**WORK INSTRUCTIONS:** Reproduce only the lines of the material below that start at the line containing "1. The one with" and stop at the line containing "4. The rabbit". Keep both end lines.

================

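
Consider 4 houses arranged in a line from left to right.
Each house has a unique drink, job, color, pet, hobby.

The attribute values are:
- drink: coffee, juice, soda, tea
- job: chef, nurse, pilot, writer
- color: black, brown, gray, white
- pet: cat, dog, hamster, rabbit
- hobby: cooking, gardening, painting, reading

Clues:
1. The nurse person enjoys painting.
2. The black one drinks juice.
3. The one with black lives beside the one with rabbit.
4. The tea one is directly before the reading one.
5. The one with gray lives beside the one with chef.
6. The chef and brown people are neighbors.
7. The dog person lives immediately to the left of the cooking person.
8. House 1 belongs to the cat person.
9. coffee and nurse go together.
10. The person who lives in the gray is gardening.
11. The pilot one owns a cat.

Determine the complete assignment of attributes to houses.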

================

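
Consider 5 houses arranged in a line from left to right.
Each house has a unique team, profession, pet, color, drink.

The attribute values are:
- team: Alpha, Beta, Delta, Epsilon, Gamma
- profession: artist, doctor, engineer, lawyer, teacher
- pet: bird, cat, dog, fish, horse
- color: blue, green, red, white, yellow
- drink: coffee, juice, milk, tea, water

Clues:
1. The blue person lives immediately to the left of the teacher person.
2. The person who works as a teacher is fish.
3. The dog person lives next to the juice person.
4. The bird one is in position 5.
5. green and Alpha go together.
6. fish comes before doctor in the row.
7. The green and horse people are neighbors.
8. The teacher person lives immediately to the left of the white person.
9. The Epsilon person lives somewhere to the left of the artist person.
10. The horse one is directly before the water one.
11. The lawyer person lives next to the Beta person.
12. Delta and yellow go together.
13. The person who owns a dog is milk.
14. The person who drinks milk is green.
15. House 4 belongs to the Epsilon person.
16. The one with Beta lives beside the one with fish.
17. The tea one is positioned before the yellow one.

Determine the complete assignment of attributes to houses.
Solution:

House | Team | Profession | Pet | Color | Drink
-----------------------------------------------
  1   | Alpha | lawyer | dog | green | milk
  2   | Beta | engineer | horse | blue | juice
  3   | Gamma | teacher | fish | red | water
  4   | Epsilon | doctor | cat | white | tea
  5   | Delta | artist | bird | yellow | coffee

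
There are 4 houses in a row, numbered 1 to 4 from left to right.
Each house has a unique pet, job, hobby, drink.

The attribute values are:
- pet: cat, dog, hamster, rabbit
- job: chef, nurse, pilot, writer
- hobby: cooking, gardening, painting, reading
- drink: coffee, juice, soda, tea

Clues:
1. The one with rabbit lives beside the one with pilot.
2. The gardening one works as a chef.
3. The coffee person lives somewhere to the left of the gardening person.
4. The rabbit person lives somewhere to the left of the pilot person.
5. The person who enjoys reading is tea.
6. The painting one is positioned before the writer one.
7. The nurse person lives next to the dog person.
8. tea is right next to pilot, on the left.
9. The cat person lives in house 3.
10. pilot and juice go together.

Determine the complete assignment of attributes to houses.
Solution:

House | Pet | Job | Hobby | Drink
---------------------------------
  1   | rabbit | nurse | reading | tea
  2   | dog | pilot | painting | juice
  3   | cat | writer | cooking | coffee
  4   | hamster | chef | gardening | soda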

================

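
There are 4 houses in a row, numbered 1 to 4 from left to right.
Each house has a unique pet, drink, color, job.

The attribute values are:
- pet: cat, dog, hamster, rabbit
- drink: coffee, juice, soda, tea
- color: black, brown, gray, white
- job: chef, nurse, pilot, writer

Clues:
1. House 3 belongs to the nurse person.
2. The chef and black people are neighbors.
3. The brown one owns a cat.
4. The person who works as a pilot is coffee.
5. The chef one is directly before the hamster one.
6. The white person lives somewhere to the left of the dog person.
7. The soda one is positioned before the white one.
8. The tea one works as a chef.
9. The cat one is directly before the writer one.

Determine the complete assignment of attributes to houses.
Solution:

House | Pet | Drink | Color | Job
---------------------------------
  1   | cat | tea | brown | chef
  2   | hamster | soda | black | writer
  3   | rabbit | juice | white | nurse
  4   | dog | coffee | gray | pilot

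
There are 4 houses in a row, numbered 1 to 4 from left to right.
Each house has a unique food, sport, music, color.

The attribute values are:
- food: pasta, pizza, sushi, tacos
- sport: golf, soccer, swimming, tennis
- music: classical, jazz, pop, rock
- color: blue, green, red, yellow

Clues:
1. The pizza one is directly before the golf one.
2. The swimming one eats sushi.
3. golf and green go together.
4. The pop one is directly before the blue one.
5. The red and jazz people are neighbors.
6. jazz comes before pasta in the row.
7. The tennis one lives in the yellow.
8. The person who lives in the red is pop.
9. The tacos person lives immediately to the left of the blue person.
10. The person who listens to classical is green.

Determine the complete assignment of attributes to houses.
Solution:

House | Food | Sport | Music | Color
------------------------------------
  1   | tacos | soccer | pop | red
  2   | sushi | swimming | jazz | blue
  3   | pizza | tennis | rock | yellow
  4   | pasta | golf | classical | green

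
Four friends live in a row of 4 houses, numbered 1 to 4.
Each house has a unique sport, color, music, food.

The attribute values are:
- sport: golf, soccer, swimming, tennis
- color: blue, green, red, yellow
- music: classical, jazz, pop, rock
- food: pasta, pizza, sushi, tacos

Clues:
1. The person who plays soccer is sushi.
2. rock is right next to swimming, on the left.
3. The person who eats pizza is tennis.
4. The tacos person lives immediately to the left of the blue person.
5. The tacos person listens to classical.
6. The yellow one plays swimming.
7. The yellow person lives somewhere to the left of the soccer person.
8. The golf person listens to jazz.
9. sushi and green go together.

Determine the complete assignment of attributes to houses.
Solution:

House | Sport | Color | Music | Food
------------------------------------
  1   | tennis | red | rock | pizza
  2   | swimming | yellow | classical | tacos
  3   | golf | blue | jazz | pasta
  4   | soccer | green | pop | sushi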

================

**EXERCISE ANSWER:**
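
1. The one with rabbit lives beside the one with pilot.
2. The gardening one works as a chef.
3. The coffee person lives somewhere to the left of the gardening person.
4. The rabbit person lives somewhere to the left of the pilot person.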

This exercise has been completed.